**What is being asked**
Please give the data again in full, exactly as provided.

== Input records

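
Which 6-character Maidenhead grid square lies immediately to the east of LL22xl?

Longitude subsquare x = 23; +1 → 24, wraps to 0 = a, carry into square.
Longitude square 2; +1 → 3.
The latitude characters are unchanged.

LL32al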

====

**Written answer**
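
Which 6-character Maidenhead grid square lies immediately to the east of LL22xl?

Longitude subsquare x = 23; +1 → 24, wraps to 0 = a, carry into square.
Longitude square 2; +1 → 3.
The latitude characters are unchanged.

LL32al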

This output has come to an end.